BEGIN

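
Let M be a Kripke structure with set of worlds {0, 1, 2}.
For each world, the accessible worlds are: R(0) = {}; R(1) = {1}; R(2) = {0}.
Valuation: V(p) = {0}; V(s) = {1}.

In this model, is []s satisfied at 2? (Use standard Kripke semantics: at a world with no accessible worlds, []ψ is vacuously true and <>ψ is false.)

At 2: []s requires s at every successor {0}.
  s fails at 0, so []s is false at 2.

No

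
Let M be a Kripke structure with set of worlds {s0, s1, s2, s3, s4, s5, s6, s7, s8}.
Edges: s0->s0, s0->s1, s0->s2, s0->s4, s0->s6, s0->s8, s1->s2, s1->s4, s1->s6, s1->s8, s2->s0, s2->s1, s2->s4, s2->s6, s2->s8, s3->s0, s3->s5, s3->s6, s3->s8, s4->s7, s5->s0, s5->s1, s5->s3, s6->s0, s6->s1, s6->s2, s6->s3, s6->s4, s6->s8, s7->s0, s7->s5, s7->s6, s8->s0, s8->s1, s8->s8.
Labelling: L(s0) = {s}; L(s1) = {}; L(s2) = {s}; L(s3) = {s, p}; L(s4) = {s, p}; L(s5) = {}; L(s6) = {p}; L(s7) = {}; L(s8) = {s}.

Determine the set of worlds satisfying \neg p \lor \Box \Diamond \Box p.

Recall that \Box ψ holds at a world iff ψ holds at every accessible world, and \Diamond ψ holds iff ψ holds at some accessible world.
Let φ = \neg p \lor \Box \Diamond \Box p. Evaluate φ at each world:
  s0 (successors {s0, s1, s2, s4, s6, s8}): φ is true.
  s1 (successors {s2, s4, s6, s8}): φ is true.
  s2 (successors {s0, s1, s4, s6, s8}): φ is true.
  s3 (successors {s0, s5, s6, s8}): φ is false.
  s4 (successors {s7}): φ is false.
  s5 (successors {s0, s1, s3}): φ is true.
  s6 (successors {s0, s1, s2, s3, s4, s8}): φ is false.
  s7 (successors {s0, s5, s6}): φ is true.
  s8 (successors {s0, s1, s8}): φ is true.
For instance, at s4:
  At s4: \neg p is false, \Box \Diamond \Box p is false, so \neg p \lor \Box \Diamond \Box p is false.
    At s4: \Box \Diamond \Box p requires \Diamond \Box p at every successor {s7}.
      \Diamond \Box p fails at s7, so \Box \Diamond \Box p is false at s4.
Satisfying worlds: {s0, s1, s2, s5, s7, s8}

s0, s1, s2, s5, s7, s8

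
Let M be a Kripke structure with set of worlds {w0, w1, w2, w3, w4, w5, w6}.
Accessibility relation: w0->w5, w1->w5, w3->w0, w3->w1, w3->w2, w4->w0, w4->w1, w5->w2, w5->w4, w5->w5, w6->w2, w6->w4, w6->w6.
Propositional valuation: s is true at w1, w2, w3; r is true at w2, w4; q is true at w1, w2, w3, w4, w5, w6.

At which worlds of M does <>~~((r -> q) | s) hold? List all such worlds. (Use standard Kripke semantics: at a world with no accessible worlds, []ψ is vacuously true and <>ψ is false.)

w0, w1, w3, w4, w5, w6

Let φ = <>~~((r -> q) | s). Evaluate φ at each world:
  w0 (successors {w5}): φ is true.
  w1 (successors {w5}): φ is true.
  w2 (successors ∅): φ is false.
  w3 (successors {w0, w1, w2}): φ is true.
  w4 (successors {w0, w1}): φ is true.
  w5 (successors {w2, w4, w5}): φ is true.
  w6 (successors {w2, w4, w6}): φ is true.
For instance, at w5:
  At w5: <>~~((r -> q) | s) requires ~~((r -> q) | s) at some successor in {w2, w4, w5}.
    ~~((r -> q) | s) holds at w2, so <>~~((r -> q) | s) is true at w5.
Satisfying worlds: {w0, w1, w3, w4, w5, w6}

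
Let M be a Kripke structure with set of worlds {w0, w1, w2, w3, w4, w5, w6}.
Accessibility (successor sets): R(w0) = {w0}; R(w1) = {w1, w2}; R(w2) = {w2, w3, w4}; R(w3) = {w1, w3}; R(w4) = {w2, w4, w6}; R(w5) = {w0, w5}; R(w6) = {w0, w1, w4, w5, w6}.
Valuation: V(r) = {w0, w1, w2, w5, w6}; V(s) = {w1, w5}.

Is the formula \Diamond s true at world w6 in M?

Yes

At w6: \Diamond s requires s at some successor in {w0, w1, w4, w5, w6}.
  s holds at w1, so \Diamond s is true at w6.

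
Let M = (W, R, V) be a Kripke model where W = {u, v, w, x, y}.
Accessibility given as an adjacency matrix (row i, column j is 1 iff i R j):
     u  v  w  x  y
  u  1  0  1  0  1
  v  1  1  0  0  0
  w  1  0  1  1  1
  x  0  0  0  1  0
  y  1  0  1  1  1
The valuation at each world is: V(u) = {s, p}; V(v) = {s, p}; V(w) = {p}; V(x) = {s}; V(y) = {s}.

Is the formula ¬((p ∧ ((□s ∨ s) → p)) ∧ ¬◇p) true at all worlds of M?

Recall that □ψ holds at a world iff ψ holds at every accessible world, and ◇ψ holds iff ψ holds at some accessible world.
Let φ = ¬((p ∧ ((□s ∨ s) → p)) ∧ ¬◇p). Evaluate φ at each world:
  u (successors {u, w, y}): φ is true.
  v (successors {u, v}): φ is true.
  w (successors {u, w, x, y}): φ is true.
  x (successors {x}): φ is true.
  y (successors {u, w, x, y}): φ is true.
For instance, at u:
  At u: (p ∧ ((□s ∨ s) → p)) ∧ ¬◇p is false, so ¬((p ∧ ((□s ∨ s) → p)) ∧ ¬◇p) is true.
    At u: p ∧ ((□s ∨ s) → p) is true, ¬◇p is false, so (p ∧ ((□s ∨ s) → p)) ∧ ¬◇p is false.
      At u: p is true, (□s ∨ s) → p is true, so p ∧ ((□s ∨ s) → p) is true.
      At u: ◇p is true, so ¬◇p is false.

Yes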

END

* [WHAT TO PRODUCE] In the listing, return each line containing the string "structure".

* [ANSWER SECTION]
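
Let M be a Kripke structure with set of worlds {0, 1, 2}.
Let M be a Kripke structure with set of worlds {s0, s1, s2, s3, s4, s5, s6, s7, s8}.
Let M be a Kripke structure with set of worlds {w0, w1, w2, w3, w4, w5, w6}.
Let M be a Kripke structure with set of worlds {w0, w1, w2, w3, w4, w5, w6}.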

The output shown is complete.